Nothing should be left out: repeat all the data exactly.

### PROVIDED MATERIAL:
BEGIN
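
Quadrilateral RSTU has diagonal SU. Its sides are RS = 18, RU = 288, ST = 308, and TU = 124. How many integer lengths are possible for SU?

From triangle RSU: 270 < SU < 306.
From triangle TSU: 184 < SU < 432.
Intersection: 270 < SU < 306, so integers 271 through 305: 35 values.

35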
END
### EXPECTED OUTPUT:
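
Quadrilateral RSTU has diagonal SU. Its sides are RS = 18, RU = 288, ST = 308, and TU = 124. How many integer lengths are possible for SU?

From triangle RSU: 270 < SU < 306.
From triangle TSU: 184 < SU < 432.
Intersection: 270 < SU < 306, so integers 271 through 305: 35 values.

35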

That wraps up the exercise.